* [TASK REQUIREMENTS]:
Every line of the entries below that mentions "table" is to be copied out.

* [TASK INPUTS]:
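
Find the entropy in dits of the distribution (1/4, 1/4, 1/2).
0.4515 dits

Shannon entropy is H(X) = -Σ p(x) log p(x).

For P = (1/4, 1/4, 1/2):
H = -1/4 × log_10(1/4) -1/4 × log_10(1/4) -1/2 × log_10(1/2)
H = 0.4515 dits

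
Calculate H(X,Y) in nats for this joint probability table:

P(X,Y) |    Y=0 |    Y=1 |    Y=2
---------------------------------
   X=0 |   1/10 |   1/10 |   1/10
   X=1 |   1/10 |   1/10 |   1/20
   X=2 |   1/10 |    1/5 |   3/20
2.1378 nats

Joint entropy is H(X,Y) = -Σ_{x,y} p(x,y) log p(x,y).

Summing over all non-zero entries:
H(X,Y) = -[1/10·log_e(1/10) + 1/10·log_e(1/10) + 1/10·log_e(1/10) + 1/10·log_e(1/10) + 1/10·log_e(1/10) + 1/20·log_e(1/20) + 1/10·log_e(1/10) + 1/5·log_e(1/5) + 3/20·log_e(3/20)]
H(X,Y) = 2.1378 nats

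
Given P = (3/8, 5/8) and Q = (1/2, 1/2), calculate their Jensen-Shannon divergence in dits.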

--

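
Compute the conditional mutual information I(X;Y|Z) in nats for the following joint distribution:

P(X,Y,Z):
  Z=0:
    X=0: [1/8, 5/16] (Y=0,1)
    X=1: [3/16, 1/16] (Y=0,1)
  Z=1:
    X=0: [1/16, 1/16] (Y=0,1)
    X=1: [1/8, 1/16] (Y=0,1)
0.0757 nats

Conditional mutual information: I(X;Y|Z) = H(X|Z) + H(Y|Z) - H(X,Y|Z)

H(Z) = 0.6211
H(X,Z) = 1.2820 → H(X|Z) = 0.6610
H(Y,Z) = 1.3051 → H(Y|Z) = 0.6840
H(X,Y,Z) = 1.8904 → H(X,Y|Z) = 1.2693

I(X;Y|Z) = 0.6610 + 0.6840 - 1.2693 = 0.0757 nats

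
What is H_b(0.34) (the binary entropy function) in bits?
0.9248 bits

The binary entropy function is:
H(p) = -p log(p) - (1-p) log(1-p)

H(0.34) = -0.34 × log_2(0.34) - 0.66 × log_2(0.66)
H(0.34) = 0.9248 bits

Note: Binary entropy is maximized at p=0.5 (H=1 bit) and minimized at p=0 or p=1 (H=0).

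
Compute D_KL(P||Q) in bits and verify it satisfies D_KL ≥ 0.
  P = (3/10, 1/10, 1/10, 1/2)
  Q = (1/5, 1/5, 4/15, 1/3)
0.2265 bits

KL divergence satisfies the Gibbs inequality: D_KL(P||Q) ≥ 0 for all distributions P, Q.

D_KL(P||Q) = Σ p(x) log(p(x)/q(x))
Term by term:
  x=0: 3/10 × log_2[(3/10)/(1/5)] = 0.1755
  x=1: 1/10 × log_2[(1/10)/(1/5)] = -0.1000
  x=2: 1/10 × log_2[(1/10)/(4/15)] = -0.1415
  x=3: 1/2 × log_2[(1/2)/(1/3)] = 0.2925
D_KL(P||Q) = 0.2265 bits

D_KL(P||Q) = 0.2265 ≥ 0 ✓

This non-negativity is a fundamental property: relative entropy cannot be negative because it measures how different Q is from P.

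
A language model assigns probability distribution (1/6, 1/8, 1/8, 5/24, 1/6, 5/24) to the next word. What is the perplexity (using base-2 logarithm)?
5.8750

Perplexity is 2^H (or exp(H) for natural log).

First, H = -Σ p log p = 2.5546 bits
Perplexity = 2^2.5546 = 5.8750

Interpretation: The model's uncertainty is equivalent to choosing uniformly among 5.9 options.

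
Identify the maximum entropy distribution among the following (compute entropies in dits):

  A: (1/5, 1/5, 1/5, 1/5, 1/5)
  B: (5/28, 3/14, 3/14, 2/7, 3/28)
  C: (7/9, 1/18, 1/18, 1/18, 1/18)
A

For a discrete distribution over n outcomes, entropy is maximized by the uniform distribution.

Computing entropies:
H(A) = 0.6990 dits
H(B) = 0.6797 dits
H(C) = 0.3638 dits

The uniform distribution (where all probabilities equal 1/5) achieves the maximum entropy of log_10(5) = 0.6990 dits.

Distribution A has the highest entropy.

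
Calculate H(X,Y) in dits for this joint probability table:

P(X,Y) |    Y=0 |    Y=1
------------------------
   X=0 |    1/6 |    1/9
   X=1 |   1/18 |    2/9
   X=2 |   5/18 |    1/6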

* * *

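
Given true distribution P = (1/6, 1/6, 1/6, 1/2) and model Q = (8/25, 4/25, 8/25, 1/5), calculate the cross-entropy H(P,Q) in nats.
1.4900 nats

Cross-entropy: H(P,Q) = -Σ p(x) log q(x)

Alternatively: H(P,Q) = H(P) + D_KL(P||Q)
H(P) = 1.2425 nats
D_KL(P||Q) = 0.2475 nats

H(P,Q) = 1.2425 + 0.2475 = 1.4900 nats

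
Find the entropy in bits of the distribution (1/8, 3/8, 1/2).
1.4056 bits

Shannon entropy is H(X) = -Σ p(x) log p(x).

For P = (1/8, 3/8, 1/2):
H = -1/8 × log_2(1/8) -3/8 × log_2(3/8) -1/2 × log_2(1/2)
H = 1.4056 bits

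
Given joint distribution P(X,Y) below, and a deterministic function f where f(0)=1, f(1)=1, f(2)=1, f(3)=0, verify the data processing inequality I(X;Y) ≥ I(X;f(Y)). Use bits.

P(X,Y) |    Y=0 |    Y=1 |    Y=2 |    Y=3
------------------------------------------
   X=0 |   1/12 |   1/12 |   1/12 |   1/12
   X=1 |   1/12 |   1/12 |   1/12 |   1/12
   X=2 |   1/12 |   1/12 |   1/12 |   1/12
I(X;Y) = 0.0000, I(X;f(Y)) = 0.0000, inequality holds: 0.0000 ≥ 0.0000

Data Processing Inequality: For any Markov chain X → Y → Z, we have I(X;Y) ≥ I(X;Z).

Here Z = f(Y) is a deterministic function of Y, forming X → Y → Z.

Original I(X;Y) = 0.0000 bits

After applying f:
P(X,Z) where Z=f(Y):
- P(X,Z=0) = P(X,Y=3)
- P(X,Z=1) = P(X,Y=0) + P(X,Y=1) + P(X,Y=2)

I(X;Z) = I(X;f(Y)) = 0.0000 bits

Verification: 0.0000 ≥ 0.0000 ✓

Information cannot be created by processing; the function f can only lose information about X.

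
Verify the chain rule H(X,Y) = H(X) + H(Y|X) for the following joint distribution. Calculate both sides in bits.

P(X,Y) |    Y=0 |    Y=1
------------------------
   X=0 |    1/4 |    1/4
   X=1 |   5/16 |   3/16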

* [RESULT OF THE TASK]:
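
Calculate H(X,Y) in nats for this joint probability table:
Calculate H(X,Y) in dits for this joint probability table: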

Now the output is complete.